Word for word, give the entries back.
DATASET RECORDS START
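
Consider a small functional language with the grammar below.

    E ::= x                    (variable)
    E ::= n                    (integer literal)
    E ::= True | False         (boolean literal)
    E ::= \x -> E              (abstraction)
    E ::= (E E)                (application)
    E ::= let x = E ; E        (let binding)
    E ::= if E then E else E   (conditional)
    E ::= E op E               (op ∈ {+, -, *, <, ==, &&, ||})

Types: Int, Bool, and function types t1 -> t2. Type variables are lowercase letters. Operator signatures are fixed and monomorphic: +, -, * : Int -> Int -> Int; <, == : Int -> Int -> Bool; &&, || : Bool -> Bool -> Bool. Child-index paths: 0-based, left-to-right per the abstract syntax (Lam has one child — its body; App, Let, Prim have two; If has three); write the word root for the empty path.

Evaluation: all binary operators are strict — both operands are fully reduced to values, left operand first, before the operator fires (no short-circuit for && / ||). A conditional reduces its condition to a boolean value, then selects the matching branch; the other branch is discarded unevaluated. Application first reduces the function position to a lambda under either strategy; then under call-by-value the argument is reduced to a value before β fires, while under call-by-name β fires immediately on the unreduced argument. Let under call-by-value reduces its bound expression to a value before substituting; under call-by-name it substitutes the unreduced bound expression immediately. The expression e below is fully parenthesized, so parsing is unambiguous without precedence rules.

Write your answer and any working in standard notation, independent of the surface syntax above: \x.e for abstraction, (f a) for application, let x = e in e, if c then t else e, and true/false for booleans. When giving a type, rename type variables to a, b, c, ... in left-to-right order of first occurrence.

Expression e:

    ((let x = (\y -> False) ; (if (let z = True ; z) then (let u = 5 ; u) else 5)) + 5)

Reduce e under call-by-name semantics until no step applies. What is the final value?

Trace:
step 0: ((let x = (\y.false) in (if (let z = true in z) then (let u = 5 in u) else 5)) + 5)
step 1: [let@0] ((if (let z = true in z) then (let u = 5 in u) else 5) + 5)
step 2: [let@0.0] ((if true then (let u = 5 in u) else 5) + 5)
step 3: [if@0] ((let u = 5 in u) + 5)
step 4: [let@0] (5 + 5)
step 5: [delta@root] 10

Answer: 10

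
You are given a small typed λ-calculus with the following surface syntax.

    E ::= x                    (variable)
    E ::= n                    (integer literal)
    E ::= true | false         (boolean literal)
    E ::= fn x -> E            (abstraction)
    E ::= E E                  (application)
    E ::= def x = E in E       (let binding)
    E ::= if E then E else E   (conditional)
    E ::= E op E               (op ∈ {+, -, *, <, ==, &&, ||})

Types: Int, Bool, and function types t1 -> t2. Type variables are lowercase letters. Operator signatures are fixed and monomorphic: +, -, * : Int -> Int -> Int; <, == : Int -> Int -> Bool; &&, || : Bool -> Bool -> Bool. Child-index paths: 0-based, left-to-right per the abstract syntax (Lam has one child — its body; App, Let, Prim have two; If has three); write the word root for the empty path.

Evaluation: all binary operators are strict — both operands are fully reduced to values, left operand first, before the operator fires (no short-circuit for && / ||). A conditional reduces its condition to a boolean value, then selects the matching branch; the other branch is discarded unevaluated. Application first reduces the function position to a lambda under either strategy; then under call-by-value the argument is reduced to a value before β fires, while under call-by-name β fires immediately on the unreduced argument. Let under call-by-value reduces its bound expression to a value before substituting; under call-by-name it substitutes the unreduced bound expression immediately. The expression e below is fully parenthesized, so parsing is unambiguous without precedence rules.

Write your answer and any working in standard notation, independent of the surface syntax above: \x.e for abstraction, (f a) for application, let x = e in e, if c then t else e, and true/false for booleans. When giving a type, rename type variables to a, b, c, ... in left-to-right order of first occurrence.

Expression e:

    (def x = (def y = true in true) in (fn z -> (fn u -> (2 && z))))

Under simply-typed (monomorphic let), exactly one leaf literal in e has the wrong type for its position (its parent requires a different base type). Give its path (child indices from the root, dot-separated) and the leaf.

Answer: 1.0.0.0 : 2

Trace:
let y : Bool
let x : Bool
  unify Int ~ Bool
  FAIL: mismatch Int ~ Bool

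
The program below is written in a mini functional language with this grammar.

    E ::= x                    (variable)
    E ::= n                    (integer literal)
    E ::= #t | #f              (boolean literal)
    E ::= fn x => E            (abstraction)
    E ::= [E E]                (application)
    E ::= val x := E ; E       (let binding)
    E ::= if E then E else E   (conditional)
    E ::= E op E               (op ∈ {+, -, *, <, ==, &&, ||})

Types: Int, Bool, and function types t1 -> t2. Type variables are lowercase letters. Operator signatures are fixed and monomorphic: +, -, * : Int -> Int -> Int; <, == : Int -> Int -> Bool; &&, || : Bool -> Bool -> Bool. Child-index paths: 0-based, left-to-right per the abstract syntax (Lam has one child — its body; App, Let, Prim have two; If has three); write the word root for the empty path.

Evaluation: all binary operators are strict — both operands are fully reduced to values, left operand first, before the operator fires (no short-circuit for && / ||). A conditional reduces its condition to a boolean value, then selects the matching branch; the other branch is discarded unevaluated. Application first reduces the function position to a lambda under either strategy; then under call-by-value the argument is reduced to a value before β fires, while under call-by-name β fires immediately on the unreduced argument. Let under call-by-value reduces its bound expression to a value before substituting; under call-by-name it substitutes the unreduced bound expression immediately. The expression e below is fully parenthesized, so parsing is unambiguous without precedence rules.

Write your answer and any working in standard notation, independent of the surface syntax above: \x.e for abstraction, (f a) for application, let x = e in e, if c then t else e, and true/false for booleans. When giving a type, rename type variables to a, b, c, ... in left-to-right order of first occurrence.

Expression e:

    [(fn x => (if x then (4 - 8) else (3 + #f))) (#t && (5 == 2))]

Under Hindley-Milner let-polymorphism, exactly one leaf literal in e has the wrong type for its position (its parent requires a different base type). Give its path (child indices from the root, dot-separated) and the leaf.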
DATASET RECORDS END
§ **TASK SOLUTION**
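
Consider a small functional language with the grammar below.

    E ::= x                    (variable)
    E ::= n                    (integer literal)
    E ::= True | False         (boolean literal)
    E ::= \x -> E              (abstraction)
    E ::= (E E)                (application)
    E ::= let x = E ; E        (let binding)
    E ::= if E then E else E   (conditional)
    E ::= E op E               (op ∈ {+, -, *, <, ==, &&, ||})

Types: Int, Bool, and function types t1 -> t2. Type variables are lowercase letters. Operator signatures are fixed and monomorphic: +, -, * : Int -> Int -> Int; <, == : Int -> Int -> Bool; &&, || : Bool -> Bool -> Bool. Child-index paths: 0-based, left-to-right per the abstract syntax (Lam has one child — its body; App, Let, Prim have two; If has three); write the word root for the empty path.

Evaluation: all binary operators are strict — both operands are fully reduced to values, left operand first, before the operator fires (no short-circuit for && / ||). A conditional reduces its condition to a boolean value, then selects the matching branch; the other branch is discarded unevaluated. Application first reduces the function position to a lambda under either strategy; then under call-by-value the argument is reduced to a value before β fires, while under call-by-name β fires immediately on the unreduced argument. Let under call-by-value reduces its bound expression to a value before substituting; under call-by-name it substitutes the unreduced bound expression immediately. The expression e below is fully parenthesized, so parsing is unambiguous without precedence rules.

Write your answer and any working in standard notation, independent of the surface syntax above: \x.e for abstraction, (f a) for application, let x = e in e, if c then t else e, and true/false for booleans. When giving a type, rename type variables to a, b, c, ... in left-to-right order of first occurrence.

Expression e:

    ((let x = (\y -> False) ; (if (let z = True ; z) then (let u = 5 ; u) else 5)) + 5)

Reduce e under call-by-name semantics until no step applies. What is the final value?

Trace:
step 0: ((let x = (\y.false) in (if (let z = true in z) then (let u = 5 in u) else 5)) + 5)
step 1: [let@0] ((if (let z = true in z) then (let u = 5 in u) else 5) + 5)
step 2: [let@0.0] ((if true then (let u = 5 in u) else 5) + 5)
step 3: [if@0] ((let u = 5 in u) + 5)
step 4: [let@0] (5 + 5)
step 5: [delta@root] 10

Answer: 10

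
You are given a small typed λ-calculus with the following surface syntax.

    E ::= x                    (variable)
    E ::= n                    (integer literal)
    E ::= true | false         (boolean literal)
    E ::= fn x -> E            (abstraction)
    E ::= E E                  (application)
    E ::= def x = E in E       (let binding)
    E ::= if E then E else E   (conditional)
    E ::= E op E               (op ∈ {+, -, *, <, ==, &&, ||})

Types: Int, Bool, and function types t1 -> t2. Type variables are lowercase letters. Operator signatures are fixed and monomorphic: +, -, * : Int -> Int -> Int; <, == : Int -> Int -> Bool; &&, || : Bool -> Bool -> Bool. Child-index paths: 0-based, left-to-right per the abstract syntax (Lam has one child — its body; App, Let, Prim have two; If has three); write the word root for the empty path.

Evaluation: all binary operators are strict — both operands are fully reduced to values, left operand first, before the operator fires (no short-circuit for && / ||). A conditional reduces its condition to a boolean value, then selects the matching branch; the other branch is discarded unevaluated. Application first reduces the function position to a lambda under either strategy; then under call-by-value the argument is reduced to a value before β fires, while under call-by-name β fires immediately on the unreduced argument. Let under call-by-value reduces its bound expression to a value before substituting; under call-by-name it substitutes the unreduced bound expression immediately. The expression e below is fully parenthesized, so parsing is unambiguous without precedence rules.

Write your answer and any working in standard notation, independent of the surface syntax above: \x.e for abstraction, (f a) for application, let x = e in e, if c then t else e, and true/false for booleans. When giving a type, rename type variables to a, b, c, ... in left-to-right order of first occurrence.

Expression e:

    (def x = (def y = true in true) in (fn z -> (fn u -> (2 && z))))

Under simply-typed (monomorphic let), exactly one leaf literal in e has the wrong type for its position (its parent requires a different base type). Give its path (child indices from the root, dot-separated) and the leaf.

Answer: 1.0.0.0 : 2

Trace:
let y : Bool
let x : Bool
  unify Int ~ Bool
  FAIL: mismatch Int ~ Bool

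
The program below is written in a mini functional language with this grammar.

    E ::= x                    (variable)
    E ::= n                    (integer literal)
    E ::= #t | #f              (boolean literal)
    E ::= fn x => E            (abstraction)
    E ::= [E E]                (application)
    E ::= val x := E ; E       (let binding)
    E ::= if E then E else E   (conditional)
    E ::= E op E               (op ∈ {+, -, *, <, ==, &&, ||})

Types: Int, Bool, and function types t1 -> t2. Type variables are lowercase letters. Operator signatures are fixed and monomorphic: +, -, * : Int -> Int -> Int; <, == : Int -> Int -> Bool; &&, || : Bool -> Bool -> Bool. Child-index paths: 0-based, left-to-right per the abstract syntax (Lam has one child — its body; App, Let, Prim have two; If has three); write the word root for the empty path.

Evaluation: all binary operators are strict — both operands are fully reduced to values, left operand first, before the operator fires (no short-circuit for && / ||). A conditional reduces its condition to a boolean value, then selects the matching branch; the other branch is discarded unevaluated. Application first reduces the function position to a lambda under either strategy; then under call-by-value the argument is reduced to a value before β fires, while under call-by-name β fires immediately on the unreduced argument. Let under call-by-value reduces its bound expression to a value before substituting; under call-by-name it substitutes the unreduced bound expression immediately. The expression e below is fully parenthesized, so parsing is unambiguous without precedence rules.

Write your answer and any working in standard notation, independent of the surface syntax above: \x.e for abstraction, (f a) for application, let x = e in e, if c then t else e, and true/false for booleans. When giving a type, rename type variables to a, b, c, ... in left-to-right order of first occurrence.

Expression e:

    [(fn x => (if x then (4 - 8) else (3 + #f))) (#t && (5 == 2))]

Under Hindley-Milner let-polymorphism, exactly one leaf literal in e has the wrong type for its position (its parent requires a different base type). Give its path (child indices from the root, dot-separated) and the leaf.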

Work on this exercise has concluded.